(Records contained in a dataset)
===============

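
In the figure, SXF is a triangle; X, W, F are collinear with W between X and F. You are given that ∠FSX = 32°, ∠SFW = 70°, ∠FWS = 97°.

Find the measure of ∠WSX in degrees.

1. ∠SFX = 70°  [W on ray FX]
2. ∠SWX = 83°  [linear pair at W on XF]
3. ∠FXS = 78°  [△SXF]
4. ∠SXW = 78°  [W on ray XF]
5. ∠WSX = 19°  [△SXW]

∠WSX = 19°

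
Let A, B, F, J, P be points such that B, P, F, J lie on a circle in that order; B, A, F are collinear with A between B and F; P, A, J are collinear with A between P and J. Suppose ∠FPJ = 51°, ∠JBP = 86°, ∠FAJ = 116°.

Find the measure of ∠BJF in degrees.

∠BJF = 100°

1. ∠FBJ = 51°  [same arc FJ]
2. ∠JFP = 94°  [cyclic BPFJ, opposite ∠B+∠F]
3. ∠FJP = 35°  [△PFJ]
4. ∠BFJ = 29°  [△FAJ]
5. ∠BJF = 100°  [△BFJ]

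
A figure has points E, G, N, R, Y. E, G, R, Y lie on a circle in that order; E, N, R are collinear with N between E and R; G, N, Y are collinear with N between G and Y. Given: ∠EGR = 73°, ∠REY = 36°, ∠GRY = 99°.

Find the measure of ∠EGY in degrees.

1. ∠EYR = 107°  [cyclic EGRY, opposite ∠G+∠Y]
2. ∠ERY = 37°  [△ERY]
3. ∠EGY = 37°  [same arc EY]

∠EGY = 37°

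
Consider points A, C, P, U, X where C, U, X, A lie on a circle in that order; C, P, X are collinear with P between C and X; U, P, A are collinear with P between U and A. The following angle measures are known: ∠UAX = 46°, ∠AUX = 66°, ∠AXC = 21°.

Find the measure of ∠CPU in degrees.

1. ∠UCX = 46°  [same arc UX]
2. ∠AUC = 21°  [same arc CA]
3. ∠CPU = 113°  [△CPU]

∠CPU = 113°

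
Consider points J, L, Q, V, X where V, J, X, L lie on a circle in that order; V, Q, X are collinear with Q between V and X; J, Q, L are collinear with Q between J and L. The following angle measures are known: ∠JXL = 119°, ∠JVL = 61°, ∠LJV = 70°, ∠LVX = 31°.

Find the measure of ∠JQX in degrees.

∠JQX = 100°

1. ∠JLV = 49°  [△VJL]
2. ∠LJX = 31°  [same arc XL]
3. ∠JXV = 49°  [same arc VJ]
4. ∠JQX = 100°  [△JQX]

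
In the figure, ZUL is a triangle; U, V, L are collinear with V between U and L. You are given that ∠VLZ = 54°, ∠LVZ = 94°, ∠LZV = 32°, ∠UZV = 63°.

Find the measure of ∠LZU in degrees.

∠LZU = 95°

1. ∠ULZ = 54°  [V on ray LU]
2. ∠UVZ = 86°  [linear pair at V on UL]
3. ∠VUZ = 31°  [△ZUV]
4. ∠LUZ = 31°  [V on ray UL]
5. ∠LZU = 95°  [△ZUL]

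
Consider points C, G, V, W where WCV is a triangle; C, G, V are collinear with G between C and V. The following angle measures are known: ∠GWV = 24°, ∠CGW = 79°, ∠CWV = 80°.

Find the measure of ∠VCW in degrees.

1. ∠VGW = 101°  [linear pair at G on CV]
2. ∠GVW = 55°  [△WGV]
3. ∠CVW = 55°  [G on ray VC]
4. ∠VCW = 45°  [△WCV]

∠VCW = 45°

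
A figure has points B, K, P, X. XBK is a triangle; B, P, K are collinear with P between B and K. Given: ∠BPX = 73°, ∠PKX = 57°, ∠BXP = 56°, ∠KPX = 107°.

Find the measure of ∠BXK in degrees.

1. ∠PBX = 51°  [△XBP]
2. ∠BKX = 57°  [P on ray KB]
3. ∠KBX = 51°  [P on ray BK]
4. ∠BXK = 72°  [△XBK]

∠BXK = 72°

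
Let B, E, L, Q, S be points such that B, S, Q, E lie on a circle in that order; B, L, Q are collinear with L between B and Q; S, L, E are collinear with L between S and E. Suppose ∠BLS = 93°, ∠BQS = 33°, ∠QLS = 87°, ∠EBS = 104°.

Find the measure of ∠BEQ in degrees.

∠BEQ = 77°

1. ∠BES = 33°  [same arc BS]
2. ∠BLE = 87°  [vertical angles at L]
3. ∠BSE = 43°  [△BSE]
4. ∠EBQ = 60°  [△BLE]
5. ∠BQE = 43°  [same arc BE]
6. ∠BEQ = 77°  [△BQE]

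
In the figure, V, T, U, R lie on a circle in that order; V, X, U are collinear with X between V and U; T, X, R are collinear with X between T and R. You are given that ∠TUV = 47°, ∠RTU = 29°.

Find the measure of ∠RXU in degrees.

1. ∠TRV = 47°  [same arc VT]
2. ∠RVU = 29°  [same arc UR]
3. ∠RXV = 104°  [△VXR]
4. ∠RXU = 76°  [linear pair at X on VU]

∠RXU = 76°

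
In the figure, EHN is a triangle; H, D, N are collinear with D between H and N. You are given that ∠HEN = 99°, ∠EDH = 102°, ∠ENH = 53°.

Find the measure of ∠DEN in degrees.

∠DEN = 49°

1. ∠EDN = 78°  [linear pair at D on HN]
2. ∠DNE = 53°  [D on ray NH]
3. ∠DEN = 49°  [△EDN]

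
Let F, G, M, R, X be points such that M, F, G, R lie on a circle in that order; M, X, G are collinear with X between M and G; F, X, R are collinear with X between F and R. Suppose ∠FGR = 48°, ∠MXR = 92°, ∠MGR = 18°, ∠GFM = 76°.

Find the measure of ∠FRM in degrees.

∠FRM = 30°

1. ∠FMR = 132°  [cyclic MFGR, opposite ∠M+∠G]
2. ∠MFR = 18°  [same arc MR]
3. ∠FRM = 30°  [△MFR]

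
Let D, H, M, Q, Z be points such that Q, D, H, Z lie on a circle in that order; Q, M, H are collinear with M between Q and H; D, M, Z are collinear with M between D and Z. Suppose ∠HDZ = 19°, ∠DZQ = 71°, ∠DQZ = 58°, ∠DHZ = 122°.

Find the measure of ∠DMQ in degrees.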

===============

The output should be exactly the lines above from the line containing "Find the measure of ∠BEQ in degrees." to the line containing "In the figure, EHN", inclusive, with no other lines.

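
Find the measure of ∠BEQ in degrees.

∠BEQ = 77°

1. ∠BES = 33°  [same arc BS]
2. ∠BLE = 87°  [vertical angles at L]
3. ∠BSE = 43°  [△BSE]
4. ∠EBQ = 60°  [△BLE]
5. ∠BQE = 43°  [same arc BE]
6. ∠BEQ = 77°  [△BQE]

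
In the figure, V, T, U, R lie on a circle in that order; V, X, U are collinear with X between V and U; T, X, R are collinear with X between T and R. You are given that ∠TUV = 47°, ∠RTU = 29°.

Find the measure of ∠RXU in degrees.

1. ∠TRV = 47°  [same arc VT]
2. ∠RVU = 29°  [same arc UR]
3. ∠RXV = 104°  [△VXR]
4. ∠RXU = 76°  [linear pair at X on VU]

∠RXU = 76°

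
In the figure, EHN is a triangle; H, D, N are collinear with D between H and N. You are given that ∠HEN = 99°, ∠EDH = 102°, ∠ENH = 53°.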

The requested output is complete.